EXERCISE GOAL:
The answer should reproduce the listing below character for character.

--- EXTRACTED DATA Enclosed Below ---

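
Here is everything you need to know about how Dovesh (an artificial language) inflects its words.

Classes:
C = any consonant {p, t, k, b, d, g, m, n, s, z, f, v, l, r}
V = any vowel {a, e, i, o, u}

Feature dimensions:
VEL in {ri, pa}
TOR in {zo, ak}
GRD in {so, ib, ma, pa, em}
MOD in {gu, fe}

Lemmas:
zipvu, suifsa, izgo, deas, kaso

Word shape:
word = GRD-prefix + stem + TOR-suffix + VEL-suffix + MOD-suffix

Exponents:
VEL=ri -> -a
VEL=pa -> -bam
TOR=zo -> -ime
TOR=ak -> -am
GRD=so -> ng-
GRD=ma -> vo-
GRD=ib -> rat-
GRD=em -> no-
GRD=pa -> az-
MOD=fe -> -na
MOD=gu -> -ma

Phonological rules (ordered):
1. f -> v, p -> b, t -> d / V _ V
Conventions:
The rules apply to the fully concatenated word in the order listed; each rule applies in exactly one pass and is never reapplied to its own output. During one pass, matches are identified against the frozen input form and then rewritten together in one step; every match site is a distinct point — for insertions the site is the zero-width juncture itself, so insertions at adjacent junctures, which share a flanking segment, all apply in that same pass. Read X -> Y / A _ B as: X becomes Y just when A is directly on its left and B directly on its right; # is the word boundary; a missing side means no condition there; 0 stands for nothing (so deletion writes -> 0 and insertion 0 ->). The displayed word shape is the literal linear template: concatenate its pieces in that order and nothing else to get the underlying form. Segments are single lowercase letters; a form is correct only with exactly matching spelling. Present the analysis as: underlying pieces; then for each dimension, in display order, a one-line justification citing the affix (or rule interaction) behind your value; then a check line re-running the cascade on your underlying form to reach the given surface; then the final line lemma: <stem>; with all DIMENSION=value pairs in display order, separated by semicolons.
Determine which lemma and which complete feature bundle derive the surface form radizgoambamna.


underlying: rat-izgo-am-bam-na
VEL=pa - signalled by the affix -bam
TOR=ak - signalled by the affix -am
GRD=ib - signalled by the affix rat-
MOD=fe - signalled by the affix -na
check: ratizgoambamna -> radizgoambamna
lemma: izgo; VEL=pa; TOR=ak; GRD=ib; MOD=fe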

--- End of Enclosed EXTRACTED DATA ---

YOUR SOLUTION:
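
Here is everything you need to know about how Dovesh (an artificial language) inflects its words.

Classes:
C = any consonant {p, t, k, b, d, g, m, n, s, z, f, v, l, r}
V = any vowel {a, e, i, o, u}

Feature dimensions:
VEL in {ri, pa}
TOR in {zo, ak}
GRD in {so, ib, ma, pa, em}
MOD in {gu, fe}

Lemmas:
zipvu, suifsa, izgo, deas, kaso

Word shape:
word = GRD-prefix + stem + TOR-suffix + VEL-suffix + MOD-suffix

Exponents:
VEL=ri -> -a
VEL=pa -> -bam
TOR=zo -> -ime
TOR=ak -> -am
GRD=so -> ng-
GRD=ma -> vo-
GRD=ib -> rat-
GRD=em -> no-
GRD=pa -> az-
MOD=fe -> -na
MOD=gu -> -ma

Phonological rules (ordered):
1. f -> v, p -> b, t -> d / V _ V
Conventions:
The rules apply to the fully concatenated word in the order listed; each rule applies in exactly one pass and is never reapplied to its own output. During one pass, matches are identified against the frozen input form and then rewritten together in one step; every match site is a distinct point — for insertions the site is the zero-width juncture itself, so insertions at adjacent junctures, which share a flanking segment, all apply in that same pass. Read X -> Y / A _ B as: X becomes Y just when A is directly on its left and B directly on its right; # is the word boundary; a missing side means no condition there; 0 stands for nothing (so deletion writes -> 0 and insertion 0 ->). The displayed word shape is the literal linear template: concatenate its pieces in that order and nothing else to get the underlying form. Segments are single lowercase letters; a form is correct only with exactly matching spelling. Present the analysis as: underlying pieces; then for each dimension, in display order, a one-line justification citing the affix (or rule interaction) behind your value; then a check line re-running the cascade on your underlying form to reach the given surface; then the final line lemma: <stem>; with all DIMENSION=value pairs in display order, separated by semicolons.
Determine which lemma and which complete feature bundle derive the surface form radizgoambamna.


underlying: rat-izgo-am-bam-na
VEL=pa - signalled by the affix -bam
TOR=ak - signalled by the affix -am
GRD=ib - signalled by the affix rat-
MOD=fe - signalled by the affix -na
check: ratizgoambamna -> radizgoambamna
lemma: izgo; VEL=pa; TOR=ak; GRD=ib; MOD=fe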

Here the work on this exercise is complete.